▸ **Brief**
Locate the line that contains "A transmitter sends". Reproduce it and all following lines up to the end of the material, exactly and with nothing added.

[Opening Supplied records section]

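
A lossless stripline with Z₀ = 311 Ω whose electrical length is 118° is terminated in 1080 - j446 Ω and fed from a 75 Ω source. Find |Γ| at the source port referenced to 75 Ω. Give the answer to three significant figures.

tan(βl) = -1.88
Z_in = Z_0·(Z_L + jZ_0·tanβl)/(Z_0 + jZ_L·tanβl) = 108 + j193 Ω
Γ_s = (Z_in − Z_s)/(Z_in + Z_s) = (32.6 + j193)/(183 + j193), |Γ_s| = 0.737

|Γ| ≈ 0.737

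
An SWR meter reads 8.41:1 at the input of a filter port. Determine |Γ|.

|Γ| = (S − 1)/(S + 1) = (8.41 − 1)/(8.41 + 1) = 7.41/9.41

|Γ| ≈ 0.787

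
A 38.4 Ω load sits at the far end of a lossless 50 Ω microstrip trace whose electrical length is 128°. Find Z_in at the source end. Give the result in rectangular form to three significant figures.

Z_in ≈ 51.5 − j13.4 Ω

tan(βl) = tan(128°) = -1.28
Z_in = Z_0·(Z_L + jZ_0·tanβl)/(Z_0 + jZ_L·tanβl)
     = 50·(38.4 − j64)/(50 − j49.1)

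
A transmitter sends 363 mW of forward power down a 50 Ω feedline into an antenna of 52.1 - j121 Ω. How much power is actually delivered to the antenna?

P_delivered ≈ 151 mW

|Γ| = |(2.1 − j121)/(102.1 − j121)| = 0.764
|Γ|² = 0.584
P_refl = |Γ|²·P_inc = 212 mW, P_del = (1 − |Γ|²)·P_inc = 151 mW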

[Closing Supplied records section]

▸ **Answer to the problem**
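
A transmitter sends 363 mW of forward power down a 50 Ω feedline into an antenna of 52.1 - j121 Ω. How much power is actually delivered to the antenna?

P_delivered ≈ 151 mW

|Γ| = |(2.1 − j121)/(102.1 − j121)| = 0.764
|Γ|² = 0.584
P_refl = |Γ|²·P_inc = 212 mW, P_del = (1 − |Γ|²)·P_inc = 151 mW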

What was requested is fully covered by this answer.